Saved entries
***

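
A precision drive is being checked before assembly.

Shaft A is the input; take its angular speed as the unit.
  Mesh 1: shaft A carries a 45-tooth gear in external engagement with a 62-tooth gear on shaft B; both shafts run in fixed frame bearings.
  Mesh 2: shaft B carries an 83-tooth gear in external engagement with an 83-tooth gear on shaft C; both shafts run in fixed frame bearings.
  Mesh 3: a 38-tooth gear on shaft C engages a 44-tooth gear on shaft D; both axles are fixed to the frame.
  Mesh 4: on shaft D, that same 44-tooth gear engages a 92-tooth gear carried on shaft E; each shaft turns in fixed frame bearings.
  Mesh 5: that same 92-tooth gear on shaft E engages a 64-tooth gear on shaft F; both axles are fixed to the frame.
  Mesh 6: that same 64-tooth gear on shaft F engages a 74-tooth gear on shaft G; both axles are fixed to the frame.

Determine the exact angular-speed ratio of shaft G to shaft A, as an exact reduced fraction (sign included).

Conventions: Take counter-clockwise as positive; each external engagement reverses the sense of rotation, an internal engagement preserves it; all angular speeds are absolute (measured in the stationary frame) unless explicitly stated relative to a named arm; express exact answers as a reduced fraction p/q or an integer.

855/2294

class = fixed-axis compound train [6 meshes; 6 ratios multiply, 6 sense flips]
mesh 1 [45T→62T]: running ratio 45/62, sense −
mesh 2 [83T→83T]: running ratio 45/62, sense +
mesh 3 [38T→44T]: running ratio 855/1364, sense −
mesh 4 [44T→92T]: running ratio 855/2852, sense +
mesh 5 [92T→64T]: running ratio 855/1984, sense −
mesh 6 [64T→74T]: running ratio 855/2294, sense +
ω_out/ω_in = 855/2294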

***

Give the data again, exactly.

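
A precision drive is being checked before assembly.

Shaft A is the input; take its angular speed as the unit.
  Mesh 1: shaft A carries a 45-tooth gear in external engagement with a 62-tooth gear on shaft B; both shafts run in fixed frame bearings.
  Mesh 2: shaft B carries an 83-tooth gear in external engagement with an 83-tooth gear on shaft C; both shafts run in fixed frame bearings.
  Mesh 3: a 38-tooth gear on shaft C engages a 44-tooth gear on shaft D; both axles are fixed to the frame.
  Mesh 4: on shaft D, that same 44-tooth gear engages a 92-tooth gear carried on shaft E; each shaft turns in fixed frame bearings.
  Mesh 5: that same 92-tooth gear on shaft E engages a 64-tooth gear on shaft F; both axles are fixed to the frame.
  Mesh 6: that same 64-tooth gear on shaft F engages a 74-tooth gear on shaft G; both axles are fixed to the frame.

Determine the exact angular-speed ratio of shaft G to shaft A, as an exact reduced fraction (sign included).

Conventions: Take counter-clockwise as positive; each external engagement reverses the sense of rotation, an internal engagement preserves it; all angular speeds are absolute (measured in the stationary frame) unless explicitly stated relative to a named arm; express exact answers as a reduced fraction p/q or an integer.

855/2294

class = fixed-axis compound train [6 meshes; 6 ratios multiply, 6 sense flips]
mesh 1 [45T→62T]: running ratio 45/62, sense −
mesh 2 [83T→83T]: running ratio 45/62, sense +
mesh 3 [38T→44T]: running ratio 855/1364, sense −
mesh 4 [44T→92T]: running ratio 855/2852, sense +
mesh 5 [92T→64T]: running ratio 855/1984, sense −
mesh 6 [64T→74T]: running ratio 855/2294, sense +
ω_out/ω_in = 855/2294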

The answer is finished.